Aim of the task
Taking the line that contains "A spacecraft is" as the starting point, give again exactly every line up to and including the last line of the records below.

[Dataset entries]

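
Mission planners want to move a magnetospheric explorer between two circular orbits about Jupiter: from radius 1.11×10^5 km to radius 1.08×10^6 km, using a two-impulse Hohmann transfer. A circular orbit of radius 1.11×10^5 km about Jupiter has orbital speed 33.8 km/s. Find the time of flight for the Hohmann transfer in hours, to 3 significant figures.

t = 35.6 hours

From the circular-orbit relation v² = μ/r at r = 1.11×10^5 km: μ = v²r = (33.8)² × 1.11×10^5 = 1.26811×10^8 km³/s².
The Hohmann ellipse has a_t = (r₁ + r₂)/2 = 5.955×10^5 km.
Half the transfer-orbit period gives t = π√(a_t³/μ) = 1.282×10^5 s.
Converting: 1.282×10^5 s ÷ 3600 s/hour = 35.6 hours.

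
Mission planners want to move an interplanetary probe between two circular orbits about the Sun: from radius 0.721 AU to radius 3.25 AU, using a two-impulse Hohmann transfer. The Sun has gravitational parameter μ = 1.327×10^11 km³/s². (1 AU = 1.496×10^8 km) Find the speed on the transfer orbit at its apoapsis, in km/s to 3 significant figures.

In km: r₁ = 0.721 × 1.496×10^8 = 1.078616×10^8 km; r₂ = 3.25 × 1.496×10^8 = 4.862×10^8 km.
Semi-major axis of the transfer orbit: a_t = (1.078616×10^8 + 4.862×10^8)/2 = 2.970308×10^8 km.
The apoapsis of the transfer ellipse is at r = 4.862×10^8 km.
From the vis-viva equation, v = √[μ(2/r − 1/a_t)] = 9.955 km/s.

v = 9.96 km/s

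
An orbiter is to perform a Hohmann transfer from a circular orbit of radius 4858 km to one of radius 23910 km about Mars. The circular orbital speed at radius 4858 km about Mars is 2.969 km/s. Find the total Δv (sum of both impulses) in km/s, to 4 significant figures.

From the circular-orbit relation v² = μ/r at r = 4858 km: μ = v²r = (2.969)² × 4858 = 42823.1 km³/s².
Transfer-ellipse semi-major axis a_t = (r₁ + r₂)/2 = (4858 + 23910)/2 = 14384 km.
Circular speed at r₁: v₁ = √(μ/r₁) = √(42823.1/4858) = 2.9690 km/s.
On the transfer ellipse at r₁, v² = μ(2/r − 1/a) gives v_p = √[μ(2/r₁ − 1/a_t)] = 3.8279 km/s.
First burn Δv₁ = |v_p − v₁| = 0.8589 km/s.
Circular speed at r₂: v₂ = √(μ/r₂) = 1.33829 km/s.
Transfer-orbit speed at r₂: v_a = √[μ(2/r₂ − 1/a_t)] = 0.777747 km/s.
Second burn Δv₂ = |v₂ − v_a| = 0.5605 km/s.
Δv = Δv₁ + Δv₂ = 0.8589 + 0.5605 = 1.419 km/s.

Δv = 1.419 km/s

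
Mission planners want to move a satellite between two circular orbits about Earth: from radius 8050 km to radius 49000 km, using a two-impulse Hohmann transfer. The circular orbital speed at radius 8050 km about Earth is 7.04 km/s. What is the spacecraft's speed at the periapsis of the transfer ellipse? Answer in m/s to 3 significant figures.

From the circular-orbit relation v² = μ/r at r = 8050 km: μ = v²r = (7.04)² × 8050 = 3.98971×10^5 km³/s².
The Hohmann ellipse has a_t = (r₁ + r₂)/2 = 28525 km.
The periapsis of the transfer ellipse is at r = 8050 km.
Vis-viva: v = √[μ(2/r − 1/a_t)] = √[3.98971×10^5 × (2/8050 − 1/28525)] = 9.227 km/s.

v = 9230 m/s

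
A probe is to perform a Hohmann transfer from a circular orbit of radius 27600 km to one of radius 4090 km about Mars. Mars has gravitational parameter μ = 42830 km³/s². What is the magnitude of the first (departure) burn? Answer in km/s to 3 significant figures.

Δv₁ = 0.613 km/s

The Hohmann ellipse has a_t = (r₁ + r₂)/2 = 15845 km.
On the circular orbit at r = 27600 km, v_c = √(μ/r) = 1.2457 km/s.
Transfer-orbit speed at the same r (vis-viva, a = a_t): v_t = √[μ(2/r − 1/a_t)] = 0.63290 km/s.
Δv₁ = |v_t − v_c| = |0.63290 − 1.2457| = 0.6128 km/s.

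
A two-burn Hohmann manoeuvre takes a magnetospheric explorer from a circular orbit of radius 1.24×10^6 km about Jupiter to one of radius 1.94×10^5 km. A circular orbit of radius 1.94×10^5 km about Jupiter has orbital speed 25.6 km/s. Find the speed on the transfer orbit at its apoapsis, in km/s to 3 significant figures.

From the circular-orbit relation v² = μ/r at r = 1.94×10^5 km: μ = v²r = (25.6)² × 1.94×10^5 = 1.27140×10^8 km³/s².
Transfer-ellipse semi-major axis a_t = (r₁ + r₂)/2 = (1.240×10^6 + 1.940×10^5)/2 = 7.170×10^5 km.
The apoapsis of the transfer ellipse is at r = 1.240×10^6 km.
Vis-viva: v = √[μ(2/r − 1/a_t)] = √[1.27140×10^8 × (2/1.240×10^6 − 1/7.170×10^5)] = 5.267 km/s.

v = 5.27 km/s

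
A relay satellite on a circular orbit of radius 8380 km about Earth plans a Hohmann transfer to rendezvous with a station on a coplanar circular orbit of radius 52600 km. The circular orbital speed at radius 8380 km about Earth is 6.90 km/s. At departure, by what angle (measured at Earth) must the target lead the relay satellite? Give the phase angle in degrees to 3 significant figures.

φ = 101°

From the circular-orbit relation v² = μ/r at r = 8380 km: μ = v²r = (6.90)² × 8380 = 3.98972×10^5 km³/s².
The Hohmann ellipse has a_t = (r₁ + r₂)/2 = 30490 km.
Transfer time t = π√(a_t³/μ) = 26480 s.
The target's mean motion on its circular orbit is ω₂ = √(μ/r₂³) = 5.236×10^-5 rad/s.
Angle swept by the target during transfer: ω₂·t = 1.3865 rad = 79.44°.
The relay satellite traverses 180° on the transfer ellipse, so the target must lead by 180° − 79.44° = 101°.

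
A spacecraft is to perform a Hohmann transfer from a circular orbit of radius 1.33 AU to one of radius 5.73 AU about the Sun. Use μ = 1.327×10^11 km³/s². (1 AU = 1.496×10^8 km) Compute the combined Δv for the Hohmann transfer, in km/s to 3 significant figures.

Δv = 11.9 km/s

In km: r₁ = 1.33 × 1.496×10^8 = 1.98968×10^8 km; r₂ = 5.73 × 1.496×10^8 = 8.57208×10^8 km.
Semi-major axis of the transfer orbit: a_t = (1.98968×10^8 + 8.57208×10^8)/2 = 5.28088×10^8 km.
Circular speed at r₁: v₁ = √(μ/r₁) = √(1.327×10^11/1.98968×10^8) = 25.825 km/s.
Transfer-orbit speed at r₁ (vis-viva): v_p = √[μ(2/r₁ − 1/a_t)] = 32.903 km/s.
First burn Δv₁ = |v_p − v₁| = 7.078 km/s.
At r₂, v₂ = √(μ/r₂) = 12.442 km/s.
Transfer-orbit speed at r₂: v_a = √[μ(2/r₂ − 1/a_t)] = 7.6371 km/s.
Second burn Δv₂ = |v₂ − v_a| = 4.805 km/s.
Total Δv = Δv₁ + Δv₂ = 11.88 km/s.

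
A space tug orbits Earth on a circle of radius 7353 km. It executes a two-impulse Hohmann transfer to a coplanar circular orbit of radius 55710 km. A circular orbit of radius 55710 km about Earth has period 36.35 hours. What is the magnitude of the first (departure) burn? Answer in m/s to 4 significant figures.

From Kepler's third law T² = 4π²r³/μ at r = 55710 km, T = 36.35 hours = 36.35 × 3600 s = 1.3086×10^5 s: μ = 4π²r³/T² = 3.98607×10^5 km³/s².
The Hohmann ellipse has a_t = (r₁ + r₂)/2 = 31531.5 km.
On the circular orbit at r = 7353 km, v_c = √(μ/r) = 7.363 km/s.
Transfer-orbit speed at the same r (vis-viva, a = a_t): v_t = √[μ(2/r − 1/a_t)] = 9.787 km/s.
Δv₁ = |v_t − v_c| = |9.787 − 7.363| = 2.424 km/s.

Δv₁ = 2424 m/s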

Output of the exercise
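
A spacecraft is to perform a Hohmann transfer from a circular orbit of radius 1.33 AU to one of radius 5.73 AU about the Sun. Use μ = 1.327×10^11 km³/s². (1 AU = 1.496×10^8 km) Compute the combined Δv for the Hohmann transfer, in km/s to 3 significant figures.

Δv = 11.9 km/s

In km: r₁ = 1.33 × 1.496×10^8 = 1.98968×10^8 km; r₂ = 5.73 × 1.496×10^8 = 8.57208×10^8 km.
Semi-major axis of the transfer orbit: a_t = (1.98968×10^8 + 8.57208×10^8)/2 = 5.28088×10^8 km.
Circular speed at r₁: v₁ = √(μ/r₁) = √(1.327×10^11/1.98968×10^8) = 25.825 km/s.
Transfer-orbit speed at r₁ (vis-viva): v_p = √[μ(2/r₁ − 1/a_t)] = 32.903 km/s.
First burn Δv₁ = |v_p − v₁| = 7.078 km/s.
At r₂, v₂ = √(μ/r₂) = 12.442 km/s.
Transfer-orbit speed at r₂: v_a = √[μ(2/r₂ − 1/a_t)] = 7.6371 km/s.
Second burn Δv₂ = |v₂ − v_a| = 4.805 km/s.
Total Δv = Δv₁ + Δv₂ = 11.88 km/s.

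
A space tug orbits Earth on a circle of radius 7353 km. It executes a two-impulse Hohmann transfer to a coplanar circular orbit of radius 55710 km. A circular orbit of radius 55710 km about Earth has period 36.35 hours. What is the magnitude of the first (departure) burn? Answer in m/s to 4 significant figures.

From Kepler's third law T² = 4π²r³/μ at r = 55710 km, T = 36.35 hours = 36.35 × 3600 s = 1.3086×10^5 s: μ = 4π²r³/T² = 3.98607×10^5 km³/s².
The Hohmann ellipse has a_t = (r₁ + r₂)/2 = 31531.5 km.
On the circular orbit at r = 7353 km, v_c = √(μ/r) = 7.363 km/s.
Transfer-orbit speed at the same r (vis-viva, a = a_t): v_t = √[μ(2/r − 1/a_t)] = 9.787 km/s.
Δv₁ = |v_t − v_c| = |9.787 − 7.363| = 2.424 km/s.

Δv₁ = 2424 m/s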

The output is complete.